───── RECORDS

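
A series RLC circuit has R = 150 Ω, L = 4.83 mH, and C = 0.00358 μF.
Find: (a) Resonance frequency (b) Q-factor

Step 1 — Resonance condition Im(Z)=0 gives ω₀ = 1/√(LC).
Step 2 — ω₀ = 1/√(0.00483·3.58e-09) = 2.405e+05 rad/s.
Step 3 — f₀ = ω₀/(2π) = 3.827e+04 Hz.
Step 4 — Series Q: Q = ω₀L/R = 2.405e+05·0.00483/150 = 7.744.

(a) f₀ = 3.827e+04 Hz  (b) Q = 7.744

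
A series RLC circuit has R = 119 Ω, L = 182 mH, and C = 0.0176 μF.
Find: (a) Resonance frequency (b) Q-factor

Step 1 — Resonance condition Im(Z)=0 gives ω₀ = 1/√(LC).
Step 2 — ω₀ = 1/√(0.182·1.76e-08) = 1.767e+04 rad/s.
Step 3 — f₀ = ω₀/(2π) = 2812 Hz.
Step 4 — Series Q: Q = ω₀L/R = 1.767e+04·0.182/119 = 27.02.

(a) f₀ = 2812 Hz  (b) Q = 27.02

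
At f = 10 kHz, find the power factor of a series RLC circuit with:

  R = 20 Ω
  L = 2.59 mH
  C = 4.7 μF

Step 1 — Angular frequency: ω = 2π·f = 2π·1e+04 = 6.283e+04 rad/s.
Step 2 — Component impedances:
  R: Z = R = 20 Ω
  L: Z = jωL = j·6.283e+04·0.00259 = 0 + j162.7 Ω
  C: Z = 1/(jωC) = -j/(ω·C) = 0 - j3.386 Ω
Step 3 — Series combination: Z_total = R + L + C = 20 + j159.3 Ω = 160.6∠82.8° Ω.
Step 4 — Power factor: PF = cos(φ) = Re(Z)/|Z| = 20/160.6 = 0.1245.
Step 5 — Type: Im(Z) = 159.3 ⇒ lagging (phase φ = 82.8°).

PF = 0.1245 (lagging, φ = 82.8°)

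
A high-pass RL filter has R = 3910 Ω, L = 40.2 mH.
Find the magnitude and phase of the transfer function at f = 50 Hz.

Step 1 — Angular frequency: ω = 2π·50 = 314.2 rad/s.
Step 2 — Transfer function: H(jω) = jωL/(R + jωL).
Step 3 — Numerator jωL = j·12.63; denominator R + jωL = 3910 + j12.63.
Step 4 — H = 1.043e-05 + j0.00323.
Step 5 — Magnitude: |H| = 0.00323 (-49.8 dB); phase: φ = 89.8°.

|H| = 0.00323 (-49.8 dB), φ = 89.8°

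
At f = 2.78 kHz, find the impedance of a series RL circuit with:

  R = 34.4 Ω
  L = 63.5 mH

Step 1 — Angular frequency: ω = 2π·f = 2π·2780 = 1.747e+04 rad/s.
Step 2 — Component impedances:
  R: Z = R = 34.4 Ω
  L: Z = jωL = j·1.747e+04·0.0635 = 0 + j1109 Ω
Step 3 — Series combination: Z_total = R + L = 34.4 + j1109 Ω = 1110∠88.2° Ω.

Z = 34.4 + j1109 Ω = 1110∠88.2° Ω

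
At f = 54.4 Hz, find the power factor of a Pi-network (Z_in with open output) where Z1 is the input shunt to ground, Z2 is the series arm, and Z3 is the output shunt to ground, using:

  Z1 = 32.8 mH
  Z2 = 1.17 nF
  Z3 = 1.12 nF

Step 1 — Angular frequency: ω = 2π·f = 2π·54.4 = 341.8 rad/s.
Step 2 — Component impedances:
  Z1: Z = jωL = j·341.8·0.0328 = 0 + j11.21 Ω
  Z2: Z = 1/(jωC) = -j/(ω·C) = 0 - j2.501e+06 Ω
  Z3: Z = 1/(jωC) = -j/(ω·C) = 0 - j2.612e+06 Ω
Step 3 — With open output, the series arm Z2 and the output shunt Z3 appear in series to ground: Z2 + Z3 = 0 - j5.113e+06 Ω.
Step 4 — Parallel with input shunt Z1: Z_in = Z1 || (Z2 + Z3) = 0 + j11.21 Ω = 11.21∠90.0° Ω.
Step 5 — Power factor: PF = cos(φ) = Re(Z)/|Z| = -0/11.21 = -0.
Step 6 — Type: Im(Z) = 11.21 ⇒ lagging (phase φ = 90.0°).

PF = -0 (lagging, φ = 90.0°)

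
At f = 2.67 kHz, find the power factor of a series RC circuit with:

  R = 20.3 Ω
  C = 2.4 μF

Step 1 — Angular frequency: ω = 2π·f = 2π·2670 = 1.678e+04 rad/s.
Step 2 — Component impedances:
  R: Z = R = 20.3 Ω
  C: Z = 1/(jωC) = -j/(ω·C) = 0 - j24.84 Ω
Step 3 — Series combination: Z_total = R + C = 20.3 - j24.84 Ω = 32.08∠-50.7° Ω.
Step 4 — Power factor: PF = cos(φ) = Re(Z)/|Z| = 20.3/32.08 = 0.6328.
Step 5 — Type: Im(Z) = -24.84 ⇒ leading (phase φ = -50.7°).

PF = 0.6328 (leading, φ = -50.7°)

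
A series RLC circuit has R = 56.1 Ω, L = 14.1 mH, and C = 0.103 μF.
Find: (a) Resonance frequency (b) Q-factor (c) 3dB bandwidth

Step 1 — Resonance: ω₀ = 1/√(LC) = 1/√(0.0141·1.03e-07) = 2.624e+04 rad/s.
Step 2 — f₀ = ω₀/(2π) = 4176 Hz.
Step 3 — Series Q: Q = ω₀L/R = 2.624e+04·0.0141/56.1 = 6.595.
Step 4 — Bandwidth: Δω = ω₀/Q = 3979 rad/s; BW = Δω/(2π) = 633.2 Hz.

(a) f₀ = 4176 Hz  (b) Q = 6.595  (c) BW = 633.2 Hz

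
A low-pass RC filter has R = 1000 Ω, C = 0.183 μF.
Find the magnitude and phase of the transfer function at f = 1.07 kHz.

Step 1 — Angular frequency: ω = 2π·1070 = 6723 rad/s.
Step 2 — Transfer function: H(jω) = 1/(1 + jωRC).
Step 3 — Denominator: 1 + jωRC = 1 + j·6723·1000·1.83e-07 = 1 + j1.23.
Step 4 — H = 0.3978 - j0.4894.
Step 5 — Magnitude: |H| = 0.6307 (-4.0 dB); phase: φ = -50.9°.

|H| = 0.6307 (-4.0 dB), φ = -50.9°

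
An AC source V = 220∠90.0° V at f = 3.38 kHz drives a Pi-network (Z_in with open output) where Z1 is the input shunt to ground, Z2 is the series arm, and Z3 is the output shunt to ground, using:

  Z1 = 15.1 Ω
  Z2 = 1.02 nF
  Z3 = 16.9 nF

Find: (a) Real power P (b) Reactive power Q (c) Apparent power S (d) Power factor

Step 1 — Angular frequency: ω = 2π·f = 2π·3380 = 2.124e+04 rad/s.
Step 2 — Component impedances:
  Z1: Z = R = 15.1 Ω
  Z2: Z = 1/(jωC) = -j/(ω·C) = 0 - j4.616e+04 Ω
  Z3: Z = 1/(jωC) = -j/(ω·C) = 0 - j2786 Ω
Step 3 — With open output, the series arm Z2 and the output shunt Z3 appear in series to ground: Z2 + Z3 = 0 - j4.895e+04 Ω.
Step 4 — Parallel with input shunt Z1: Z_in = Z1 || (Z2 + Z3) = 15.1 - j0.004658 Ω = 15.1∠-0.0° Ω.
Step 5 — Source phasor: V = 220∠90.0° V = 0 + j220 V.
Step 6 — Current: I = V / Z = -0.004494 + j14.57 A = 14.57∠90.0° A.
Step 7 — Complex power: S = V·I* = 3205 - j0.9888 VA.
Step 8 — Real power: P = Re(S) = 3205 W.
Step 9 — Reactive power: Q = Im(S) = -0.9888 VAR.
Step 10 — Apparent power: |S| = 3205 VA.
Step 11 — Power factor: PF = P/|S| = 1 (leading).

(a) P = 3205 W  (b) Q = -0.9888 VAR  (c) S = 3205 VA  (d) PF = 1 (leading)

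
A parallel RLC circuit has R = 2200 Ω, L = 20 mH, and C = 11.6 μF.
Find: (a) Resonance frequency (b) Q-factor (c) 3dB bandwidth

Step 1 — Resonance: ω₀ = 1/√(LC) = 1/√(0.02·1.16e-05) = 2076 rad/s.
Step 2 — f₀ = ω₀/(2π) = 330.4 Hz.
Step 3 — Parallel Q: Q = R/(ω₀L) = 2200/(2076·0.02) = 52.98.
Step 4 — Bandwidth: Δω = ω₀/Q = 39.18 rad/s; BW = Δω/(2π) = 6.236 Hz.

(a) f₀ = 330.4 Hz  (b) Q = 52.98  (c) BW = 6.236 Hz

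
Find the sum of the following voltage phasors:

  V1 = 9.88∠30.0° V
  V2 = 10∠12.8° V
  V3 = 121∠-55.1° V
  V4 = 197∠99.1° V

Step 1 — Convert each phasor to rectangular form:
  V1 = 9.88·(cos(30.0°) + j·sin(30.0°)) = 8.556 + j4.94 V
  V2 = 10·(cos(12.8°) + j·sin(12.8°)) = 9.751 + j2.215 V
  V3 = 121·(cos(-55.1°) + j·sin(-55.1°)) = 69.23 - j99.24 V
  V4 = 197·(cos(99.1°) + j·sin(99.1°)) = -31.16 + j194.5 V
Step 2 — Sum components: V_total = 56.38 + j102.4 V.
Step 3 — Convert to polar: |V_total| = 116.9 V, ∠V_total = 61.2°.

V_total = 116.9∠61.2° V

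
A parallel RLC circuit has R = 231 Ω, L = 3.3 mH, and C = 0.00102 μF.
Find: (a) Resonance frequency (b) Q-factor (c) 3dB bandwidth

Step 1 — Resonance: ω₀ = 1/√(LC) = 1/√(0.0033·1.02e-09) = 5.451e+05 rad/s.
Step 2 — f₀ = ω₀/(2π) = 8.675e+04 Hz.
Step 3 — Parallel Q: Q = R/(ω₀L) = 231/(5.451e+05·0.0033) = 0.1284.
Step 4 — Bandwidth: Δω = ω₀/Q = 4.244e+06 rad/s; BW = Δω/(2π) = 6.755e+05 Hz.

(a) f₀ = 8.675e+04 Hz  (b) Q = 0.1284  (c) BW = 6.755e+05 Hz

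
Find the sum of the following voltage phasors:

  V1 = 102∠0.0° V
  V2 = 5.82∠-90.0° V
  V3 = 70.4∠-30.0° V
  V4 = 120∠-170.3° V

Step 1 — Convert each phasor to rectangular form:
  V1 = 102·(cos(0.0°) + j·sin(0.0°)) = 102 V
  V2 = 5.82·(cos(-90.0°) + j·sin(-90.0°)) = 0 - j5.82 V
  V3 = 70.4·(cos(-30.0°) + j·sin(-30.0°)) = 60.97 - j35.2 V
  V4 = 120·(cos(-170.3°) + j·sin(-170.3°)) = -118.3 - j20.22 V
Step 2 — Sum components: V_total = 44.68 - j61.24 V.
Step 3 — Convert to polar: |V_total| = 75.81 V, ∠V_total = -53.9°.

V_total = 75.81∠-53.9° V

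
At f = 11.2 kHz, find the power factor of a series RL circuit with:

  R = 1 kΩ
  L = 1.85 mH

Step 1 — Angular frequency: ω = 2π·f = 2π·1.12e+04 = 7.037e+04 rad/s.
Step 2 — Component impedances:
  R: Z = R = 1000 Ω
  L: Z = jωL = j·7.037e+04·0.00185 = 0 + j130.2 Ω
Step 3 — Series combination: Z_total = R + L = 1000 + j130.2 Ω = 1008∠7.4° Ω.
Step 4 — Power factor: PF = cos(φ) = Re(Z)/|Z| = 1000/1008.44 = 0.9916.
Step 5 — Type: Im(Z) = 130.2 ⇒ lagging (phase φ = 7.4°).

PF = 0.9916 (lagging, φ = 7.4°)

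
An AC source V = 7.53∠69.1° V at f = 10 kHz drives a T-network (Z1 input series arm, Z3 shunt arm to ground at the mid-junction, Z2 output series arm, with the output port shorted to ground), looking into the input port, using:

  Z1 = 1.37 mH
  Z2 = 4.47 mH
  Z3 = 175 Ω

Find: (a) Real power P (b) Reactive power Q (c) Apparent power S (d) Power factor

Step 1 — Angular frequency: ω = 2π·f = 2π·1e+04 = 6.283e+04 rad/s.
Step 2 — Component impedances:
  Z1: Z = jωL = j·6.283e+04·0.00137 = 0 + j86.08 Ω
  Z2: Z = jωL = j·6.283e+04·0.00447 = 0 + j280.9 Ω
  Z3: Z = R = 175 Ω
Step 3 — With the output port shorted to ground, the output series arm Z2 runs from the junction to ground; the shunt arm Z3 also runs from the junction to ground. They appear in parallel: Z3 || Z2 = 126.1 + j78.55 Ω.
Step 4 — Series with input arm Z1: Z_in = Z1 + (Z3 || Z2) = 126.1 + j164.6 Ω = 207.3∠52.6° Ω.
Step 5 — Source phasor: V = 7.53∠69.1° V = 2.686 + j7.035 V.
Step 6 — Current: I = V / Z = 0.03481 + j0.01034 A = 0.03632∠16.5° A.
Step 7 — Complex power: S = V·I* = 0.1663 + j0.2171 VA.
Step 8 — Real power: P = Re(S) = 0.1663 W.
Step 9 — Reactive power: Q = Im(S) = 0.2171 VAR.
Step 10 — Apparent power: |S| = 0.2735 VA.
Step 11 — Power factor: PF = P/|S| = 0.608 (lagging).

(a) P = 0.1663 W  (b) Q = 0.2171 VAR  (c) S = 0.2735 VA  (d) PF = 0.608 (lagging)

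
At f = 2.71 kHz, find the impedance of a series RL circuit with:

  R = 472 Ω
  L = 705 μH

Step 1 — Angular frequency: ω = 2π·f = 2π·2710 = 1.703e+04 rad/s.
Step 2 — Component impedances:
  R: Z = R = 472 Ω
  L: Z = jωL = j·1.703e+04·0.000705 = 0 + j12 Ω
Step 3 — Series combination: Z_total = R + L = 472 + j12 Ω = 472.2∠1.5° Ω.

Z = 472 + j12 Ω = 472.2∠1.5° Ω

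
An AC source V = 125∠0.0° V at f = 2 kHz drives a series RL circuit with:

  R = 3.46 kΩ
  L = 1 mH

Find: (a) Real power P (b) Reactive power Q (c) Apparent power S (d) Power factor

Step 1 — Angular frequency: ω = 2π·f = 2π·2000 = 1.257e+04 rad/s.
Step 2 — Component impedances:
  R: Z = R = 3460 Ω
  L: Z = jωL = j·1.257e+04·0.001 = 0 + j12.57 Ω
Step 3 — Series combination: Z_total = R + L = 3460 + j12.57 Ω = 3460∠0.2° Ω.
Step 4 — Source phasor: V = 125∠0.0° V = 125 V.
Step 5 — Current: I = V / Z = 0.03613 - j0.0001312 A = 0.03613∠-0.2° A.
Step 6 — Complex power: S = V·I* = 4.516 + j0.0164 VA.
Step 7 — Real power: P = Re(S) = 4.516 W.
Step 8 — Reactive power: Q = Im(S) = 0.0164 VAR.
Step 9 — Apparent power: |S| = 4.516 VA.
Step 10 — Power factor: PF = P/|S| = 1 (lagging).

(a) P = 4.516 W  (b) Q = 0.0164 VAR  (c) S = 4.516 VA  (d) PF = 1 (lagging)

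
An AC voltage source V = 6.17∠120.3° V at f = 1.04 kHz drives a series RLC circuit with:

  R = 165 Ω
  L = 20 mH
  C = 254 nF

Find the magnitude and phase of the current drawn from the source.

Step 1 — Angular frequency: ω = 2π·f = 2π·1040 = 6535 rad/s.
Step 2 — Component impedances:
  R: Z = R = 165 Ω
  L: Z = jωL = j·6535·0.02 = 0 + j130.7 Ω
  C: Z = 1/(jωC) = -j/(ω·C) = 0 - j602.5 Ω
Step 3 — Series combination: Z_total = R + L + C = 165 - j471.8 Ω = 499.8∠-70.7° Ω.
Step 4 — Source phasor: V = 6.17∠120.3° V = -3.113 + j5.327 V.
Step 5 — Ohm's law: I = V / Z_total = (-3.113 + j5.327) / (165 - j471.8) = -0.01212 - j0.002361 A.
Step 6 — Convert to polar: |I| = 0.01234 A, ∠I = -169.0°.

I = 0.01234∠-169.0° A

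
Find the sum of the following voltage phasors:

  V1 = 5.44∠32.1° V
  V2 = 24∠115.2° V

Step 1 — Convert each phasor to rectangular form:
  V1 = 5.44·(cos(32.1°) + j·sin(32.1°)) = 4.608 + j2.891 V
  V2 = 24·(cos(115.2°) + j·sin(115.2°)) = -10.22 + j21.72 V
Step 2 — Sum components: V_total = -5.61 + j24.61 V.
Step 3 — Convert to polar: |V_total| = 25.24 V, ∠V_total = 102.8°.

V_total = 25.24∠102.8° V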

──────────

■ PROBLEM REQUIREMENTS: Lines from the entries that contain the string "drives" are what must be copied.

■ ANSWER TO THE PROBLEM:
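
An AC source V = 220∠90.0° V at f = 3.38 kHz drives a Pi-network (Z_in with open output) where Z1 is the input shunt to ground, Z2 is the series arm, and Z3 is the output shunt to ground, using:
An AC source V = 7.53∠69.1° V at f = 10 kHz drives a T-network (Z1 input series arm, Z3 shunt arm to ground at the mid-junction, Z2 output series arm, with the output port shorted to ground), looking into the input port, using:
An AC source V = 125∠0.0° V at f = 2 kHz drives a series RL circuit with:
An AC voltage source V = 6.17∠120.3° V at f = 1.04 kHz drives a series RLC circuit with: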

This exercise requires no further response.